**Required action:** When you reply, transcribe every line of the data below exactly.

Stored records
----

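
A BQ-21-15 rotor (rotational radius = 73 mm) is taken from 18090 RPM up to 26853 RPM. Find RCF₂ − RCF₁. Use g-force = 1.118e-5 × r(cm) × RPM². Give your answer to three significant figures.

32100 g

r = 73 mm = 7.3 cm
RCF₁ = 1.118 × 10⁻⁵ × 7.3 × (18090)² = 1.118 × 10⁻⁵ × 7.3 × 327,248,100 ≈ 26,708 × g
RCF₂ = 1.118 × 10⁻⁵ × 7.3 × (26853)² = 1.118 × 10⁻⁵ × 7.3 × 721,083,609 ≈ 58,850.5 × g
Increase = 58,850.5 − 26,708 = 32,142.5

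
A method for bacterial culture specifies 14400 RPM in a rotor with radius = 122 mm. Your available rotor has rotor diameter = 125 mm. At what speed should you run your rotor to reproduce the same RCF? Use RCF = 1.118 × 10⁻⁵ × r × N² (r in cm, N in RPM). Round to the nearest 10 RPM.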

----

**Answer box:**
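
A BQ-21-15 rotor (rotational radius = 73 mm) is taken from 18090 RPM up to 26853 RPM. Find RCF₂ − RCF₁. Use g-force = 1.118e-5 × r(cm) × RPM². Give your answer to three significant figures.

32100 g

r = 73 mm = 7.3 cm
RCF₁ = 1.118 × 10⁻⁵ × 7.3 × (18090)² = 1.118 × 10⁻⁵ × 7.3 × 327,248,100 ≈ 26,708 × g
RCF₂ = 1.118 × 10⁻⁵ × 7.3 × (26853)² = 1.118 × 10⁻⁵ × 7.3 × 721,083,609 ≈ 58,850.5 × g
Increase = 58,850.5 − 26,708 = 32,142.5

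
A method for bacterial culture specifies 14400 RPM in a rotor with radius = 122 mm. Your available rotor has rotor diameter = 125 mm. At what speed should you run your rotor to reproduce the same RCF? Use RCF = 1.118 × 10⁻⁵ × r × N² (r in cm, N in RPM). Round to the nearest 10 RPM.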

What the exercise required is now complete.